- Exercise prompt
Below are some records; return all of them exactly as they are.

- The data
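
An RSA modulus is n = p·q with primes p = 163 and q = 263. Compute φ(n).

φ(163) = 163 − 1 = 162.
φ(263) = 263 − 1 = 262.
φ(42869) = 162 × 262 = 42444.

42444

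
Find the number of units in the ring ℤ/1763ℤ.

First factor: 1763 = 41 · 43.
φ(41) = 41 − 1 = 40.
φ(43) = 43 − 1 = 42.
φ(1763) = 40 × 42 = 1680.

1680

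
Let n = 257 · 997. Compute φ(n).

φ(257) = 257 − 1 = 256.
φ(997) = 997 − 1 = 996.
Multiply: 256 · 996 = 254976.

254976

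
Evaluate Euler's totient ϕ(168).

First factor: 168 = 2^3 · 3 · 7.
φ(168) = 168 · (1 − 1/2) · (1 − 1/3) · (1 − 1/7)
       = 168 · 12/42 = 48.

48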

- Task solution
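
An RSA modulus is n = p·q with primes p = 163 and q = 263. Compute φ(n).

φ(163) = 163 − 1 = 162.
φ(263) = 263 − 1 = 262.
φ(42869) = 162 × 262 = 42444.

42444

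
Find the number of units in the ring ℤ/1763ℤ.

First factor: 1763 = 41 · 43.
φ(41) = 41 − 1 = 40.
φ(43) = 43 − 1 = 42.
φ(1763) = 40 × 42 = 1680.

1680

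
Let n = 257 · 997. Compute φ(n).

φ(257) = 257 − 1 = 256.
φ(997) = 997 − 1 = 996.
Multiply: 256 · 996 = 254976.

254976

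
Evaluate Euler's totient ϕ(168).

First factor: 168 = 2^3 · 3 · 7.
φ(168) = 168 · (1 − 1/2) · (1 − 1/3) · (1 − 1/7)
       = 168 · 12/42 = 48.

48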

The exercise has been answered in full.